▶ [What needs to be done] The lines to copy from the data below are those that hold the string "vals".

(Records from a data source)
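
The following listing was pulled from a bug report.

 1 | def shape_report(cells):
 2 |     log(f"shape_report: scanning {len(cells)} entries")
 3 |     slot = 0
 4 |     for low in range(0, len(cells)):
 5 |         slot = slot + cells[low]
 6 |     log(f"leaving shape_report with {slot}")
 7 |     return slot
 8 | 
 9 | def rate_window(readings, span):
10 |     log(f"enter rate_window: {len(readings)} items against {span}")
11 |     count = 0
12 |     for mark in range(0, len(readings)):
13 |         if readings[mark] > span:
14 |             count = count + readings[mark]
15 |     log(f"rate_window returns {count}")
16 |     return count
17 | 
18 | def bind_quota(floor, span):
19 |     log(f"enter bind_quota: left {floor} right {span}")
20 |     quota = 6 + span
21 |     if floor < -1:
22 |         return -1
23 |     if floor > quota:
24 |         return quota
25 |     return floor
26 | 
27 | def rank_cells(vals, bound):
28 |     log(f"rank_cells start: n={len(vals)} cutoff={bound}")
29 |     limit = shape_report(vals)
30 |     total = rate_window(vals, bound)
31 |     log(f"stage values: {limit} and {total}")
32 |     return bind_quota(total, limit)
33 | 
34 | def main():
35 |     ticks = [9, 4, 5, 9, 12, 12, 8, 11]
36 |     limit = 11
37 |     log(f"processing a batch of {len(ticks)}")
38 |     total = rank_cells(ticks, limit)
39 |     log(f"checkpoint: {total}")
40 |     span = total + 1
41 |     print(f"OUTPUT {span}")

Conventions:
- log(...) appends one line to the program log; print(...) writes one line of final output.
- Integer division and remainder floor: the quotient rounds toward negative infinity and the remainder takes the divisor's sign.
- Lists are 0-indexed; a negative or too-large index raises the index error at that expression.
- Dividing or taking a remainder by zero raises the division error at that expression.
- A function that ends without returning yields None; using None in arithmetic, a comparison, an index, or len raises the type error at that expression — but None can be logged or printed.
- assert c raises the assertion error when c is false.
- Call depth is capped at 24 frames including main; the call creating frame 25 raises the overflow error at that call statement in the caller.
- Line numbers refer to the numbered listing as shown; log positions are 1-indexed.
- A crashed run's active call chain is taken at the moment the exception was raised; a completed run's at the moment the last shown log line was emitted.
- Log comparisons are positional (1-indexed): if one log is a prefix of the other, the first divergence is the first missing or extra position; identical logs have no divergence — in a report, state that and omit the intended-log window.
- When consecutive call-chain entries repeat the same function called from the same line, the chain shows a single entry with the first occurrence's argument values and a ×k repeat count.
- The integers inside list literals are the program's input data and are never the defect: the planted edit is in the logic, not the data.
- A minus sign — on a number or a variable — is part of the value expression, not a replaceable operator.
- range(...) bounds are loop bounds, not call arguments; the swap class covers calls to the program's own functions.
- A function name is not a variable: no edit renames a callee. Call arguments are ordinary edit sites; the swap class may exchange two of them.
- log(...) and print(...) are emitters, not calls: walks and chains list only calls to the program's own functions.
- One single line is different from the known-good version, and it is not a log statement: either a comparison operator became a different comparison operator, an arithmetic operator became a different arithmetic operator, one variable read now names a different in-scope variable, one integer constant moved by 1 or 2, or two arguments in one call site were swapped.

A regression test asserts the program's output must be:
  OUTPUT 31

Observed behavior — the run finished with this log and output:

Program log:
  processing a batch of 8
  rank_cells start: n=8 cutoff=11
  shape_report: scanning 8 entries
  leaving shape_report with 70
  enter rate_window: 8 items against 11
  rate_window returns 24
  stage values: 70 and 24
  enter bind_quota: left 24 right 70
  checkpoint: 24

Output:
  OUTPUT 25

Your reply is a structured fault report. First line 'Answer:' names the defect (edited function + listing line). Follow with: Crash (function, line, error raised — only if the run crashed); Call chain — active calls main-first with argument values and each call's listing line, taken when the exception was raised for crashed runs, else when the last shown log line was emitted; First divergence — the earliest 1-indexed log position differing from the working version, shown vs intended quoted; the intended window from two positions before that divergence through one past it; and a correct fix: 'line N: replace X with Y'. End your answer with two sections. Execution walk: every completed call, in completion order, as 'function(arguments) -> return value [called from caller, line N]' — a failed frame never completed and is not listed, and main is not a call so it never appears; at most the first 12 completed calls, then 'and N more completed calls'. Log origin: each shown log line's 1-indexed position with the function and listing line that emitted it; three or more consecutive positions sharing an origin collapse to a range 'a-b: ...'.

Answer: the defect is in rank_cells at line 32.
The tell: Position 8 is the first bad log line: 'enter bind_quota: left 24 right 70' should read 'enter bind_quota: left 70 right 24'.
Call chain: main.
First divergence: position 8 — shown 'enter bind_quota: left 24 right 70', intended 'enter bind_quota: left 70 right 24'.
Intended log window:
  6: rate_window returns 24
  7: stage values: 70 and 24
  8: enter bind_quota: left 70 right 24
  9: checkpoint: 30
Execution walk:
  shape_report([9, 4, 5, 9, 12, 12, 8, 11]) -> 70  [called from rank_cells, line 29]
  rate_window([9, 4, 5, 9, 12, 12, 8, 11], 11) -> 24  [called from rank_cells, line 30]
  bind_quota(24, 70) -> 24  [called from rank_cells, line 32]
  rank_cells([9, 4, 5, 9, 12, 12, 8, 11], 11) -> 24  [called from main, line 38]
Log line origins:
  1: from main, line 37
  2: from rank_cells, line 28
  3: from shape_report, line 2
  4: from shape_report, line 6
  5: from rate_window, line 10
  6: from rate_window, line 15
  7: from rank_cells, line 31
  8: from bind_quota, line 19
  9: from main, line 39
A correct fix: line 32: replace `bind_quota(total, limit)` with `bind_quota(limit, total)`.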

* * *

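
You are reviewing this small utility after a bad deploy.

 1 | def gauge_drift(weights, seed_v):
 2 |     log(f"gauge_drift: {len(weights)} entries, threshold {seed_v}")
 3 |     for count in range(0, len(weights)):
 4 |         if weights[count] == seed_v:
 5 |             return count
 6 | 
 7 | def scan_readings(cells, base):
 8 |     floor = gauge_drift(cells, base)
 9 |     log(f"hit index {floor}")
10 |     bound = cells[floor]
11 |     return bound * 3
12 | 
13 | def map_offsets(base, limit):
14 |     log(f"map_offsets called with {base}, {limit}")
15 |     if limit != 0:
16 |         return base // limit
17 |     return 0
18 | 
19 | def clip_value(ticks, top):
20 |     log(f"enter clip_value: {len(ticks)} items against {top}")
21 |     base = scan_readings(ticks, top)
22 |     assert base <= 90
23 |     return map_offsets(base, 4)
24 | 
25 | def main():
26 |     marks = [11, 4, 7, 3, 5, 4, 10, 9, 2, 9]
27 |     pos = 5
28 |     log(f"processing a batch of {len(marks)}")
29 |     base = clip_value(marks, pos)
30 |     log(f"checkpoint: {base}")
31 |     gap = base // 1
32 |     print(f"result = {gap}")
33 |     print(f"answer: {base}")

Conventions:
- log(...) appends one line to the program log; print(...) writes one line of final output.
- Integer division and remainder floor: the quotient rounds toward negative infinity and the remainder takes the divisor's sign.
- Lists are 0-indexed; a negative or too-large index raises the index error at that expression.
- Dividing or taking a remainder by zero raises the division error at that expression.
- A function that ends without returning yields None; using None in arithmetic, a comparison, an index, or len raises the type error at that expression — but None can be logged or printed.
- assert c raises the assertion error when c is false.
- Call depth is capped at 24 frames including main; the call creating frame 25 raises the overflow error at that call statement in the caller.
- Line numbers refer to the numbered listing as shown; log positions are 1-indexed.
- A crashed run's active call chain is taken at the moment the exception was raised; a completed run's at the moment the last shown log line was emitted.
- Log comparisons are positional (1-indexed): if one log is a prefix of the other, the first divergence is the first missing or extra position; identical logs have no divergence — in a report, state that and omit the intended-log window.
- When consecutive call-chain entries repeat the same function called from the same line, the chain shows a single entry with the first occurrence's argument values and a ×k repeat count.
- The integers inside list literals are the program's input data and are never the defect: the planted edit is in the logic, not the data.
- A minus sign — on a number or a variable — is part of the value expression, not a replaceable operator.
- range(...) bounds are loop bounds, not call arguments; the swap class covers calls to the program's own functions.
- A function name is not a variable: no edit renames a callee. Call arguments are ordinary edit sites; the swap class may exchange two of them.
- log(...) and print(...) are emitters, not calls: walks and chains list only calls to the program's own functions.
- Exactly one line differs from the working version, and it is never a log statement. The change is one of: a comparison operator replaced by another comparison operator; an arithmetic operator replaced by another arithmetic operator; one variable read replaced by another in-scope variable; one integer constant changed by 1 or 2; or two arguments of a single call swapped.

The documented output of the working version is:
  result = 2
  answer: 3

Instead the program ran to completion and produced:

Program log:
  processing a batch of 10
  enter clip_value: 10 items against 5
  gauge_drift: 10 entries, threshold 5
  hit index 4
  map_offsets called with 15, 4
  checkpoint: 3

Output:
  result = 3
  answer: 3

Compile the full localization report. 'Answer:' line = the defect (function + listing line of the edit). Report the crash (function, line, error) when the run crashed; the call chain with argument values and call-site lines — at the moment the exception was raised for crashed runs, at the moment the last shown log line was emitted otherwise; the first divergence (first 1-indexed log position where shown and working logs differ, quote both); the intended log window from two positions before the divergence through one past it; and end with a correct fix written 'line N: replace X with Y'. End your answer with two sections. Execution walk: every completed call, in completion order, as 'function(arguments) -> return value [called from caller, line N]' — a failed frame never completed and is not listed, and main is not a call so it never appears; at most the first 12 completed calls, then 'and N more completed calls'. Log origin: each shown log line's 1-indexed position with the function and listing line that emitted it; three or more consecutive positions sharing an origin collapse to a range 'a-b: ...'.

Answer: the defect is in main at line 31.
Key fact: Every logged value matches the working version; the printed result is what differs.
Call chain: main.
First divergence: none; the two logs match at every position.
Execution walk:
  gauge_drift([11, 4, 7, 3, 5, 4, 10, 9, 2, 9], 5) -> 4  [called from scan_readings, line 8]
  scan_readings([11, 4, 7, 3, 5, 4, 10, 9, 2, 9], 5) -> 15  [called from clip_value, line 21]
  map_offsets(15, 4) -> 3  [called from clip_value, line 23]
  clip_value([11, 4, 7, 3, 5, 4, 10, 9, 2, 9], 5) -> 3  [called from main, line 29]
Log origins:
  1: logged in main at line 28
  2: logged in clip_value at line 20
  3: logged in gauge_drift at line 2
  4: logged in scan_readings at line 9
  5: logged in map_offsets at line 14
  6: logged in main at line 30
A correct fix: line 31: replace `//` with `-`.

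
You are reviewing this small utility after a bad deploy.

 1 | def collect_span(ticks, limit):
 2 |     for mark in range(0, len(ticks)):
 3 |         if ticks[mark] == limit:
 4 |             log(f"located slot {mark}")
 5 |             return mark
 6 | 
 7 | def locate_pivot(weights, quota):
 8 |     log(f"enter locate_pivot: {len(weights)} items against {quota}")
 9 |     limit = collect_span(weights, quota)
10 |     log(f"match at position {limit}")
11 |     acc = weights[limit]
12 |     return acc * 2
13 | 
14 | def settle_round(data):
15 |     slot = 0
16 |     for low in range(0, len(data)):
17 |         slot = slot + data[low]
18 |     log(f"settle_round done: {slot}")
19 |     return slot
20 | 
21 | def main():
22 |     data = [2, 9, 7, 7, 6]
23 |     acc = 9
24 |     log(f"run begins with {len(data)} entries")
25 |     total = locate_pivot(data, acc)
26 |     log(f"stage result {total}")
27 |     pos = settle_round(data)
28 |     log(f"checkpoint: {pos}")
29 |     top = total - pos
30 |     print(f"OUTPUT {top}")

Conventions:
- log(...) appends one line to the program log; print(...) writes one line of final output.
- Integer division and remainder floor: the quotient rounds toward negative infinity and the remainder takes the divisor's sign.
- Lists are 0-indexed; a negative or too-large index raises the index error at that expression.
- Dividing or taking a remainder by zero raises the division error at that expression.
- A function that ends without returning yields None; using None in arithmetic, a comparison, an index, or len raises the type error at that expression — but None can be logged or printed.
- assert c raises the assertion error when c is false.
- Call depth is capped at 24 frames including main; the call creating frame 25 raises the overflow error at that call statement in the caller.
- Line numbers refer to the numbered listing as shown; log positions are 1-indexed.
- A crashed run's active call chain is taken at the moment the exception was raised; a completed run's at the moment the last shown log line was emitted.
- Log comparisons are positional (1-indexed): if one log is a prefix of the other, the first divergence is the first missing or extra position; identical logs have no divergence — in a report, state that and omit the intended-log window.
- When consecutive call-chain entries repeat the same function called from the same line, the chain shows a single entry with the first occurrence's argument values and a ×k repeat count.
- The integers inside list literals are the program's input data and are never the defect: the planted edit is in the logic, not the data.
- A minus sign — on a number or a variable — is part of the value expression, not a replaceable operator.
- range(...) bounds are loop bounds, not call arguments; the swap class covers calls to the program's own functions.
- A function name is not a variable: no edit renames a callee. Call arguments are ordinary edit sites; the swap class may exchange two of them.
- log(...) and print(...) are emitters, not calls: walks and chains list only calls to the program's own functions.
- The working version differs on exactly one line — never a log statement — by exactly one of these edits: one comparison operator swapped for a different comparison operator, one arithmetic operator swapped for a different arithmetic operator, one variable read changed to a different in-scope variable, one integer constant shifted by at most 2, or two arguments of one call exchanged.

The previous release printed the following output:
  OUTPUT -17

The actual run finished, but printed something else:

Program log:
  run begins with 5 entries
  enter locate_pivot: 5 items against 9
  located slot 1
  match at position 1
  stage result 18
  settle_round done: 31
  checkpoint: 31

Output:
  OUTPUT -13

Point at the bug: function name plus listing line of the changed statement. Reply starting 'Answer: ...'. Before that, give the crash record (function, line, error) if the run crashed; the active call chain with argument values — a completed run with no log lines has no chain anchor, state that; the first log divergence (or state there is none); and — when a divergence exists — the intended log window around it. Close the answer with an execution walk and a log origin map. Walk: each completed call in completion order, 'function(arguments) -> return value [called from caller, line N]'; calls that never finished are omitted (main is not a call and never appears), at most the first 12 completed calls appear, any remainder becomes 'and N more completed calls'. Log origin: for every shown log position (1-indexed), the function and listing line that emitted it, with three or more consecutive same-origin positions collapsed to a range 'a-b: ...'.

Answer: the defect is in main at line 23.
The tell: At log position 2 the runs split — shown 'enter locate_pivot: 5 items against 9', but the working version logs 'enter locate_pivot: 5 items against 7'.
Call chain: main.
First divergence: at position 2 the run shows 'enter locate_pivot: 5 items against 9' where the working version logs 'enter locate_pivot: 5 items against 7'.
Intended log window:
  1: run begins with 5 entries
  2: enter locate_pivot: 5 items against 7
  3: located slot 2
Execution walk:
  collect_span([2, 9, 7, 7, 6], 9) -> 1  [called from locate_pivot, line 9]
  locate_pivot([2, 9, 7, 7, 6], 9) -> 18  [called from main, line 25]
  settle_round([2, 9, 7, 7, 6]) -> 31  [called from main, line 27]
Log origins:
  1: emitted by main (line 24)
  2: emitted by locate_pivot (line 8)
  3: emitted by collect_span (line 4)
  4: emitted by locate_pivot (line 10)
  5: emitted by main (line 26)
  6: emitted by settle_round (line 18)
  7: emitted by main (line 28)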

---

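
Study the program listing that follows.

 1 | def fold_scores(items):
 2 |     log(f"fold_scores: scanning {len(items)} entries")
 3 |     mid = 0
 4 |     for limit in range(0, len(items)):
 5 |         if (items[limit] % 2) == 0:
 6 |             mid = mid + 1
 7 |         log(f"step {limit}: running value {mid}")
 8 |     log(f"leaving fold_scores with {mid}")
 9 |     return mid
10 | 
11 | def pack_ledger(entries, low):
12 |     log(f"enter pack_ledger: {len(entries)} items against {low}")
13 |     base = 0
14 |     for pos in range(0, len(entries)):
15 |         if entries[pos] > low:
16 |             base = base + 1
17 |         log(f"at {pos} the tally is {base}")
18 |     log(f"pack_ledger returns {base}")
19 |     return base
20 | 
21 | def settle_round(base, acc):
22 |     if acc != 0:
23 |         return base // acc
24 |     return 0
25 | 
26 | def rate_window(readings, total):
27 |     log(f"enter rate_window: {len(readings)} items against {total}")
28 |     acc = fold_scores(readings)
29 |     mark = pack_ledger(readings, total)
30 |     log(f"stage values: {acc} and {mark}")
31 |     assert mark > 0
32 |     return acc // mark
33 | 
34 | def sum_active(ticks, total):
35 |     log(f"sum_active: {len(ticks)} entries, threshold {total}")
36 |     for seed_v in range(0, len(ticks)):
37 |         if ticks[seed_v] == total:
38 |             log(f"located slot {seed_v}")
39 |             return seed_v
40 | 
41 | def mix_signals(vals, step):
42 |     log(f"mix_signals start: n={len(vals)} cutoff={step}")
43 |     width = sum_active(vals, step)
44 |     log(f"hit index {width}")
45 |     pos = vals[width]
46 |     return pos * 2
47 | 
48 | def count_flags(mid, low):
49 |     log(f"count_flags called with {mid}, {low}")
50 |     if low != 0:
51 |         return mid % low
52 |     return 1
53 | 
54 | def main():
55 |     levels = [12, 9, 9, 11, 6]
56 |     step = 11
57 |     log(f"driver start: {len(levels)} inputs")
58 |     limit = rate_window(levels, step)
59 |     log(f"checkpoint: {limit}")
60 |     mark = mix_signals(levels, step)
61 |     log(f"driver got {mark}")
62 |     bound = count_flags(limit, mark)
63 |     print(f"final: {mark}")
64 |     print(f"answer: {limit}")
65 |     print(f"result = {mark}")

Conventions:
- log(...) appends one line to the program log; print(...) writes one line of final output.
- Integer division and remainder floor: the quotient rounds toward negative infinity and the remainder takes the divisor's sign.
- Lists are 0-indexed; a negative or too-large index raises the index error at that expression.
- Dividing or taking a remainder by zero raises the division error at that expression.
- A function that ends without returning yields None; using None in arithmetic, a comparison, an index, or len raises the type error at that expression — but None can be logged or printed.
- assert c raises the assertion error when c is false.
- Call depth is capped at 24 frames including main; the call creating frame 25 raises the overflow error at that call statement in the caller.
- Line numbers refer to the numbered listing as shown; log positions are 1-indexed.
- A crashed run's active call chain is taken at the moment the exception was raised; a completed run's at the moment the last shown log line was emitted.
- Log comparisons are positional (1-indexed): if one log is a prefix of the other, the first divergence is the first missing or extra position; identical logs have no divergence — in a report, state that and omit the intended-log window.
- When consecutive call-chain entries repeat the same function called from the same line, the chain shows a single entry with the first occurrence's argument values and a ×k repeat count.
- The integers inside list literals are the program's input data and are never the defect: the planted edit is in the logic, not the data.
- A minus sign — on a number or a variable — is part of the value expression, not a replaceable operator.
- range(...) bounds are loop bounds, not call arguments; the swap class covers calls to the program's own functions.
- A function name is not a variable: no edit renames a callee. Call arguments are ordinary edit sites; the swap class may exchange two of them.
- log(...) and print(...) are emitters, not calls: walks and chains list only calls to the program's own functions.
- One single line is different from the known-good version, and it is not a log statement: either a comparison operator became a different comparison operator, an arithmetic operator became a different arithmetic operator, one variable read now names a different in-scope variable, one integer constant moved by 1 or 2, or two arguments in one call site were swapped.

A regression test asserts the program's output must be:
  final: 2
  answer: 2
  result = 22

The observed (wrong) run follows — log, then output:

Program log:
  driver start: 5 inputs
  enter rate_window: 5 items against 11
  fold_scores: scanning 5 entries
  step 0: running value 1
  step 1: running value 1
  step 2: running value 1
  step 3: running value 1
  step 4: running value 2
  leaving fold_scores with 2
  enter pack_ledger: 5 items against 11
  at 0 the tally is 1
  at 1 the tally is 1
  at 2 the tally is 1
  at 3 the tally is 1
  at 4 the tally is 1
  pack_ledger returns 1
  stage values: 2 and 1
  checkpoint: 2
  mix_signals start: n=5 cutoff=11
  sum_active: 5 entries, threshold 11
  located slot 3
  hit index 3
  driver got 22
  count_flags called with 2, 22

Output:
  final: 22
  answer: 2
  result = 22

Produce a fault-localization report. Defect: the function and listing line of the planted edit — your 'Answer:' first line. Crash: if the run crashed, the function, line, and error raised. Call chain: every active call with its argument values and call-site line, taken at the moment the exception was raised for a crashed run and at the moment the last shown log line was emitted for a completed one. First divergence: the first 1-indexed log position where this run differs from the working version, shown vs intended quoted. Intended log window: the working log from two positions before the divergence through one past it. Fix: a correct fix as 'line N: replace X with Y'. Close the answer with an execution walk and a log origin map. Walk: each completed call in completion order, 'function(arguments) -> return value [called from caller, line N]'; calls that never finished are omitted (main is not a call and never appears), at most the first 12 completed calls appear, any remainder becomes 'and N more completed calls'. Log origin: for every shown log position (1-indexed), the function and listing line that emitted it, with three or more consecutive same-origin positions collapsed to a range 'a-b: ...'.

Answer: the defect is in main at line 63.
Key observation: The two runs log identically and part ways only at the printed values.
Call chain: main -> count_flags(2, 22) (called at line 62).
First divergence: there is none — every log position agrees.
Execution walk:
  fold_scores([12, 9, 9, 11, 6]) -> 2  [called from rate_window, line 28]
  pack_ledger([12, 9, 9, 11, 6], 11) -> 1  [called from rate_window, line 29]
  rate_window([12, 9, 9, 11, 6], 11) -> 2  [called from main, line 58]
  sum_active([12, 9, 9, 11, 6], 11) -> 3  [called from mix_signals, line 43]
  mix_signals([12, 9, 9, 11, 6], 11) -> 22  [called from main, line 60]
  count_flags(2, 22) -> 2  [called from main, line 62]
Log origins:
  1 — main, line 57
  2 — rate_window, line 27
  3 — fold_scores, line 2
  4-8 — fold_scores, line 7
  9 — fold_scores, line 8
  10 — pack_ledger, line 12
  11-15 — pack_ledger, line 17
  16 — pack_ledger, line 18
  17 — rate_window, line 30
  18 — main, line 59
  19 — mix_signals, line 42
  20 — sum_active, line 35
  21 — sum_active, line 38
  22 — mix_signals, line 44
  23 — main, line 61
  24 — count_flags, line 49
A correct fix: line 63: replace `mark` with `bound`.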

▶ [Task answer]
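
27 | def rank_cells(vals, bound):
28 |     log(f"rank_cells start: n={len(vals)} cutoff={bound}")
29 |     limit = shape_report(vals)
30 |     total = rate_window(vals, bound)
41 | def mix_signals(vals, step):
42 |     log(f"mix_signals start: n={len(vals)} cutoff={step}")
43 |     width = sum_active(vals, step)
45 |     pos = vals[width]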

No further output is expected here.